Exercise details:
Copy each entry as written.

Records excerpted from a collection:
▼▼▼

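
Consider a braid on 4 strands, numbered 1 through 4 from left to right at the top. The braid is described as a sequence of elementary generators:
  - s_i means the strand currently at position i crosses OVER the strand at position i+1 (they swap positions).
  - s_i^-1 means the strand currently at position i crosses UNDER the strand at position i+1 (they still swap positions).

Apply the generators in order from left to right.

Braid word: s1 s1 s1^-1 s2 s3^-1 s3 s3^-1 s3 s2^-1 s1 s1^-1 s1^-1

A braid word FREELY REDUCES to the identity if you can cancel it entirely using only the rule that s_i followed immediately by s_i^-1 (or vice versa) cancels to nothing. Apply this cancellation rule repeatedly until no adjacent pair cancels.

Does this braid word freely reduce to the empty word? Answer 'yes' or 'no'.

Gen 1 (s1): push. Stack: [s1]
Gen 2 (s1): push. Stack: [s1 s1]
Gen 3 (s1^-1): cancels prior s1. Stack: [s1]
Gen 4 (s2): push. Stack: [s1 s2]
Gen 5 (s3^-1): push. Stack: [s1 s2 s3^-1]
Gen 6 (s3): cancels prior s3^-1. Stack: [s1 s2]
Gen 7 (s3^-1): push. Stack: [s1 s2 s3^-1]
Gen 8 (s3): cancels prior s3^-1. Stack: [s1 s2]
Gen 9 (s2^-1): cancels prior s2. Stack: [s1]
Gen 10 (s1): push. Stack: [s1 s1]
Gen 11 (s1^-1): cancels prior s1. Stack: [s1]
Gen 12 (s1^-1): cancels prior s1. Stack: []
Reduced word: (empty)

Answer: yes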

▲▲▲

Answer to this exercise:
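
Consider a braid on 4 strands, numbered 1 through 4 from left to right at the top. The braid is described as a sequence of elementary generators:
  - s_i means the strand currently at position i crosses OVER the strand at position i+1 (they swap positions).
  - s_i^-1 means the strand currently at position i crosses UNDER the strand at position i+1 (they still swap positions).

Apply the generators in order from left to right.

Braid word: s1 s1 s1^-1 s2 s3^-1 s3 s3^-1 s3 s2^-1 s1 s1^-1 s1^-1

A braid word FREELY REDUCES to the identity if you can cancel it entirely using only the rule that s_i followed immediately by s_i^-1 (or vice versa) cancels to nothing. Apply this cancellation rule repeatedly until no adjacent pair cancels.

Does this braid word freely reduce to the empty word? Answer 'yes' or 'no'.

Gen 1 (s1): push. Stack: [s1]
Gen 2 (s1): push. Stack: [s1 s1]
Gen 3 (s1^-1): cancels prior s1. Stack: [s1]
Gen 4 (s2): push. Stack: [s1 s2]
Gen 5 (s3^-1): push. Stack: [s1 s2 s3^-1]
Gen 6 (s3): cancels prior s3^-1. Stack: [s1 s2]
Gen 7 (s3^-1): push. Stack: [s1 s2 s3^-1]
Gen 8 (s3): cancels prior s3^-1. Stack: [s1 s2]
Gen 9 (s2^-1): cancels prior s2. Stack: [s1]
Gen 10 (s1): push. Stack: [s1 s1]
Gen 11 (s1^-1): cancels prior s1. Stack: [s1]
Gen 12 (s1^-1): cancels prior s1. Stack: []
Reduced word: (empty)

Answer: yes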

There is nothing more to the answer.